Saved data entries:
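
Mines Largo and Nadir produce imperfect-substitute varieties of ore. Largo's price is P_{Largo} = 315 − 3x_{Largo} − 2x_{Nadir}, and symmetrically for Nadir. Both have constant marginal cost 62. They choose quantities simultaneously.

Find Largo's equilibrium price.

Mine Largo's profit: π = x_{Largo}(315 − 3x_{Largo} − 2x_{Nadir}) − 62x_{Largo}.
∂π/∂x_{Largo} = 253 − 6x_{Largo} − 2x_{Nadir} = 0 ⇒ x_{Largo} = 253/6 − (1/3)x_{Nadir}.
The game is symmetric, so in equilibrium x_{Nadir} = x_{Largo}: the reaction function gives (4/3)x_{Largo} = 253/6, hence x_{Largo} = 31.625.
P_{Largo} = 315 − 3·31.625 − 2·31.625 = 156.875.

156.875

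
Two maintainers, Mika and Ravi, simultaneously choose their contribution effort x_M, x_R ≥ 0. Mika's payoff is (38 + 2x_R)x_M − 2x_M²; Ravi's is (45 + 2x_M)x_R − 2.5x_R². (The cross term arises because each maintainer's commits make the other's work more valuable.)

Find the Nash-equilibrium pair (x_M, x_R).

Expanding Mika's payoff: 38x_M + 2x_Rx_M − 2x_M².
∂π/∂x_M = 38 + 2x_R − 4x_M = 0, so x_M = 9.5 + 0.5x_R.
Likewise for Ravi: x_R = 9 + 0.4x_M.
Plugging x_R into Mika's best response: x_M = 9.5 + 0.5(9 + 0.4x_M) ⇒ 0.8x_M = 14, so x_M = 17.5.
Then x_R = 9 + 0.4·17.5 = 16.

17.5, 16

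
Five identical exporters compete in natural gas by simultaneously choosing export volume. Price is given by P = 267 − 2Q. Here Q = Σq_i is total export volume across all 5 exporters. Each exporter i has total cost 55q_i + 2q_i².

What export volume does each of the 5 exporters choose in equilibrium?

13.25

A representative exporter's profit is π_i = q_i(267 − 2Q) − 55q_i − 2q_i², with Q = q_i + Σ_{j≠i} q_j.
First-order condition: 212 − 8q_i − 2Σ_{j≠i} q_j = 0.
In a symmetric equilibrium every exporter chooses the same q, so Σ_{j≠i} q_j = 4q. The condition becomes 212 − 16q = 0, giving q = 212/16 = 13.25.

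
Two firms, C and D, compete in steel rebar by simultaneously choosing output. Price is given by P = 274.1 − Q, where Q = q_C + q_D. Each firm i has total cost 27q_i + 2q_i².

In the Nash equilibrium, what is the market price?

203.5

Firm C's profit: π = q_C(274.1 − (q_C + q_D)) − 27q_C − 2q_C².
∂π/∂q_C = 247.1 − 6q_C − q_D = 0, so q_C = 2471/60 − (1/6)q_D.
Setting q_C = q_D in the reaction function: q_C = 2471/60 − (1/6)q_C, so q_C = (2471/60) / (7/6) = 35.3.
Equilibrium price: P = 274.1 − 70.6 = 203.5.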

- _The task_
Please make an exact copy of each record.

- _Exercise solution_
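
Mines Largo and Nadir produce imperfect-substitute varieties of ore. Largo's price is P_{Largo} = 315 − 3x_{Largo} − 2x_{Nadir}, and symmetrically for Nadir. Both have constant marginal cost 62. They choose quantities simultaneously.

Find Largo's equilibrium price.

Mine Largo's profit: π = x_{Largo}(315 − 3x_{Largo} − 2x_{Nadir}) − 62x_{Largo}.
∂π/∂x_{Largo} = 253 − 6x_{Largo} − 2x_{Nadir} = 0 ⇒ x_{Largo} = 253/6 − (1/3)x_{Nadir}.
The game is symmetric, so in equilibrium x_{Nadir} = x_{Largo}: the reaction function gives (4/3)x_{Largo} = 253/6, hence x_{Largo} = 31.625.
P_{Largo} = 315 − 3·31.625 − 2·31.625 = 156.875.

156.875

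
Two maintainers, Mika and Ravi, simultaneously choose their contribution effort x_M, x_R ≥ 0. Mika's payoff is (38 + 2x_R)x_M − 2x_M²; Ravi's is (45 + 2x_M)x_R − 2.5x_R². (The cross term arises because each maintainer's commits make the other's work more valuable.)

Find the Nash-equilibrium pair (x_M, x_R).

Expanding Mika's payoff: 38x_M + 2x_Rx_M − 2x_M².
∂π/∂x_M = 38 + 2x_R − 4x_M = 0, so x_M = 9.5 + 0.5x_R.
Likewise for Ravi: x_R = 9 + 0.4x_M.
Plugging x_R into Mika's best response: x_M = 9.5 + 0.5(9 + 0.4x_M) ⇒ 0.8x_M = 14, so x_M = 17.5.
Then x_R = 9 + 0.4·17.5 = 16.

17.5, 16

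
Five identical exporters compete in natural gas by simultaneously choosing export volume. Price is given by P = 267 − 2Q. Here Q = Σq_i is total export volume across all 5 exporters. Each exporter i has total cost 55q_i + 2q_i².

What export volume does each of the 5 exporters choose in equilibrium?

13.25

A representative exporter's profit is π_i = q_i(267 − 2Q) − 55q_i − 2q_i², with Q = q_i + Σ_{j≠i} q_j.
First-order condition: 212 − 8q_i − 2Σ_{j≠i} q_j = 0.
In a symmetric equilibrium every exporter chooses the same q, so Σ_{j≠i} q_j = 4q. The condition becomes 212 − 16q = 0, giving q = 212/16 = 13.25.

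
Two firms, C and D, compete in steel rebar by simultaneously choosing output. Price is given by P = 274.1 − Q, where Q = q_C + q_D. Each firm i has total cost 27q_i + 2q_i².

In the Nash equilibrium, what is the market price?

203.5

Firm C's profit: π = q_C(274.1 − (q_C + q_D)) − 27q_C − 2q_C².
∂π/∂q_C = 247.1 − 6q_C − q_D = 0, so q_C = 2471/60 − (1/6)q_D.
Setting q_C = q_D in the reaction function: q_C = 2471/60 − (1/6)q_C, so q_C = (2471/60) / (7/6) = 35.3.
Equilibrium price: P = 274.1 − 70.6 = 203.5.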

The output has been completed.